WHAT THIS TASK INVOLVES
A full, exact copy of the records below is the required answer.

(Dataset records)
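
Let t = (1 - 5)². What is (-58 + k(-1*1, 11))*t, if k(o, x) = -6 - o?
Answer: -1008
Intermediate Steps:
t = 16 (t = (-4)² = 16)
(-58 + k(-1*1, 11))*t = (-58 + (-6 - (-1)))*16 = (-58 + (-6 - 1*(-1)))*16 = (-58 + (-6 + 1))*16 = (-58 - 5)*16 = -63*16 = -1008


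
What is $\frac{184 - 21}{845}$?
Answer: $\frac{163}{845} \approx 0.1929$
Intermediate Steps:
$\frac{184 - 21}{845} = \left(184 - 21\right) \frac{1}{845} = 163 \cdot \frac{1}{845} = \frac{163}{845}$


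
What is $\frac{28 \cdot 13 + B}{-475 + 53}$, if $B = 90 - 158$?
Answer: $- \frac{148}{211} \approx -0.70142$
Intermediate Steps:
$B = -68$
$\frac{28 \cdot 13 + B}{-475 + 53} = \frac{28 \cdot 13 - 68}{-475 + 53} = \frac{364 - 68}{-422} = \left(- \frac{1}{422}\right) 296 = - \frac{148}{211}$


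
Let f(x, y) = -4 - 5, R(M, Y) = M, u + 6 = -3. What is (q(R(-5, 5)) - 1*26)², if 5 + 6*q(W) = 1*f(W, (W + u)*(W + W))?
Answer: 7225/9 ≈ 802.78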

REPLY
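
Let t = (1 - 5)². What is (-58 + k(-1*1, 11))*t, if k(o, x) = -6 - o?
Answer: -1008
Intermediate Steps:
t = 16 (t = (-4)² = 16)
(-58 + k(-1*1, 11))*t = (-58 + (-6 - (-1)))*16 = (-58 + (-6 - 1*(-1)))*16 = (-58 + (-6 + 1))*16 = (-58 - 5)*16 = -63*16 = -1008


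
What is $\frac{184 - 21}{845}$?
Answer: $\frac{163}{845} \approx 0.1929$
Intermediate Steps:
$\frac{184 - 21}{845} = \left(184 - 21\right) \frac{1}{845} = 163 \cdot \frac{1}{845} = \frac{163}{845}$


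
What is $\frac{28 \cdot 13 + B}{-475 + 53}$, if $B = 90 - 158$?
Answer: $- \frac{148}{211} \approx -0.70142$
Intermediate Steps:
$B = -68$
$\frac{28 \cdot 13 + B}{-475 + 53} = \frac{28 \cdot 13 - 68}{-475 + 53} = \frac{364 - 68}{-422} = \left(- \frac{1}{422}\right) 296 = - \frac{148}{211}$


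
Let f(x, y) = -4 - 5, R(M, Y) = M, u + 6 = -3. What is (q(R(-5, 5)) - 1*26)², if 5 + 6*q(W) = 1*f(W, (W + u)*(W + W))?
Answer: 7225/9 ≈ 802.78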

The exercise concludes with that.